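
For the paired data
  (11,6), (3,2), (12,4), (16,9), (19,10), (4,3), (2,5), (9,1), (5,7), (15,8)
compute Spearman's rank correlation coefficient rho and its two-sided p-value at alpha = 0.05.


Step 1: Rank x and y separately (midranks; no ties here).
rank(x): 11->6, 3->2, 12->7, 16->9, 19->10, 4->3, 2->1, 9->5, 5->4, 15->8
rank(y): 6->6, 2->2, 4->4, 9->9, 10->10, 3->3, 5->5, 1->1, 7->7, 8->8
Step 2: d_i = R_x(i) - R_y(i); compute d_i^2.
  (6-6)^2=0, (2-2)^2=0, (7-4)^2=9, (9-9)^2=0, (10-10)^2=0, (3-3)^2=0, (1-5)^2=16, (5-1)^2=16, (4-7)^2=9, (8-8)^2=0
sum(d^2) = 50.
Step 3: rho = 1 - 6*50 / (10*(10^2 - 1)) = 1 - 300/990 = 0.696970.
Step 4: Under H0, t = rho * sqrt((n-2)/(1-rho^2)) = 2.7490 ~ t(8).
Step 5: Two-sided p-value from the t-distribution with 8 df = 0.025097.
Step 6: alpha = 0.05. reject H0.

rho = 0.6970, p = 0.025097, reject H0 at alpha = 0.05.


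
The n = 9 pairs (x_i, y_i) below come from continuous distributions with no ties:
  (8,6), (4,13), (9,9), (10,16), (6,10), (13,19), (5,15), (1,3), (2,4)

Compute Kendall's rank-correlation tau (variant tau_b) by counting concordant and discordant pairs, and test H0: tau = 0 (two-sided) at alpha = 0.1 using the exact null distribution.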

★ ★ ★ ★ ★

▸ PROMPT
Your reply must be the entries above, returned word for word.

▸ SOLUTION FOR THIS PROBLEM
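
For the paired data
  (11,6), (3,2), (12,4), (16,9), (19,10), (4,3), (2,5), (9,1), (5,7), (15,8)
compute Spearman's rank correlation coefficient rho and its two-sided p-value at alpha = 0.05.


Step 1: Rank x and y separately (midranks; no ties here).
rank(x): 11->6, 3->2, 12->7, 16->9, 19->10, 4->3, 2->1, 9->5, 5->4, 15->8
rank(y): 6->6, 2->2, 4->4, 9->9, 10->10, 3->3, 5->5, 1->1, 7->7, 8->8
Step 2: d_i = R_x(i) - R_y(i); compute d_i^2.
  (6-6)^2=0, (2-2)^2=0, (7-4)^2=9, (9-9)^2=0, (10-10)^2=0, (3-3)^2=0, (1-5)^2=16, (5-1)^2=16, (4-7)^2=9, (8-8)^2=0
sum(d^2) = 50.
Step 3: rho = 1 - 6*50 / (10*(10^2 - 1)) = 1 - 300/990 = 0.696970.
Step 4: Under H0, t = rho * sqrt((n-2)/(1-rho^2)) = 2.7490 ~ t(8).
Step 5: Two-sided p-value from the t-distribution with 8 df = 0.025097.
Step 6: alpha = 0.05. reject H0.

rho = 0.6970, p = 0.025097, reject H0 at alpha = 0.05.


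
The n = 9 pairs (x_i, y_i) below come from continuous distributions with no ties:
  (8,6), (4,13), (9,9), (10,16), (6,10), (13,19), (5,15), (1,3), (2,4)

Compute Kendall's rank-correlation tau (variant tau_b) by counting concordant and discordant pairs, and test H0: tau = 0 (two-sided) at alpha = 0.1 using the exact null distribution.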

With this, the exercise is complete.